RECORDS TO PROCESS section start
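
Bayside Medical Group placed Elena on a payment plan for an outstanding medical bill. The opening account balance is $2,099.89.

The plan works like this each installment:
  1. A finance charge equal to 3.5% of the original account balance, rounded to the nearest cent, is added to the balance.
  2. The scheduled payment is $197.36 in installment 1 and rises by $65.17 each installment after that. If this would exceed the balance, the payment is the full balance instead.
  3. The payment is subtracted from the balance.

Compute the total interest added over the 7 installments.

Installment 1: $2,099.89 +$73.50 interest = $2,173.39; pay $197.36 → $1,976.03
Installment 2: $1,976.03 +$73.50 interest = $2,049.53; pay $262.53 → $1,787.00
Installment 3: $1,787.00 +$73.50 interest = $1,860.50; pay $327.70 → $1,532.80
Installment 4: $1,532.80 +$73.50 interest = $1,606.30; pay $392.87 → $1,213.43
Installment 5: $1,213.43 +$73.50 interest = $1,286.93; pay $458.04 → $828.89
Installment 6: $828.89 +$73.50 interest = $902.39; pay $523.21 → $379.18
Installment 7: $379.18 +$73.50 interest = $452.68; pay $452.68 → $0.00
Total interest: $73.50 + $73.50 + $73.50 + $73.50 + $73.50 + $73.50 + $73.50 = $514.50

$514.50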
RECORDS TO PROCESS section end
RECORDS TO PROCESS section start
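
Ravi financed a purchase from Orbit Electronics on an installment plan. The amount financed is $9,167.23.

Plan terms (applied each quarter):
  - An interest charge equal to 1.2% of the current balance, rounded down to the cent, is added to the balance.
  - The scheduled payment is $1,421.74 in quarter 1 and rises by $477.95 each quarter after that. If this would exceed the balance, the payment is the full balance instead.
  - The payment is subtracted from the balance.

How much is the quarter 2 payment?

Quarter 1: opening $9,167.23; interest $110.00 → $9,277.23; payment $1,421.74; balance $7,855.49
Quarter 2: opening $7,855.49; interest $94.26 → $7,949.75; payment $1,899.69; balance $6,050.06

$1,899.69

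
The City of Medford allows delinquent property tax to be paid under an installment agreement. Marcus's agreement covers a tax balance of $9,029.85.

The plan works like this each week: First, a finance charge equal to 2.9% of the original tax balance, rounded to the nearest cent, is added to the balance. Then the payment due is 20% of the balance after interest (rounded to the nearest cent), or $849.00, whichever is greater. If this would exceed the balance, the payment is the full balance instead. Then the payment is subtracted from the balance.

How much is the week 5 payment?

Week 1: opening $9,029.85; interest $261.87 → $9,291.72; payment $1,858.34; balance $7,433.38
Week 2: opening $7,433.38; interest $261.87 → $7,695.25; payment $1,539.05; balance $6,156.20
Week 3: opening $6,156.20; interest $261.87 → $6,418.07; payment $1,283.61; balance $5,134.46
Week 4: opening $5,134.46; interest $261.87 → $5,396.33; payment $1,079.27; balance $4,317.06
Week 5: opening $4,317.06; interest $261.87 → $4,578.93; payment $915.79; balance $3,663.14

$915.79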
RECORDS TO PROCESS section end
▶ _YOUR INSTRUCTIONS_: Write out exactly the lines above from the line with "Bayside Medical Group" through the line with "3. The payment", both of them included, and leave out all other lines.

▶ _REPLY_:
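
Bayside Medical Group placed Elena on a payment plan for an outstanding medical bill. The opening account balance is $2,099.89.

The plan works like this each installment:
  1. A finance charge equal to 3.5% of the original account balance, rounded to the nearest cent, is added to the balance.
  2. The scheduled payment is $197.36 in installment 1 and rises by $65.17 each installment after that. If this would exceed the balance, the payment is the full balance instead.
  3. The payment is subtracted from the balance.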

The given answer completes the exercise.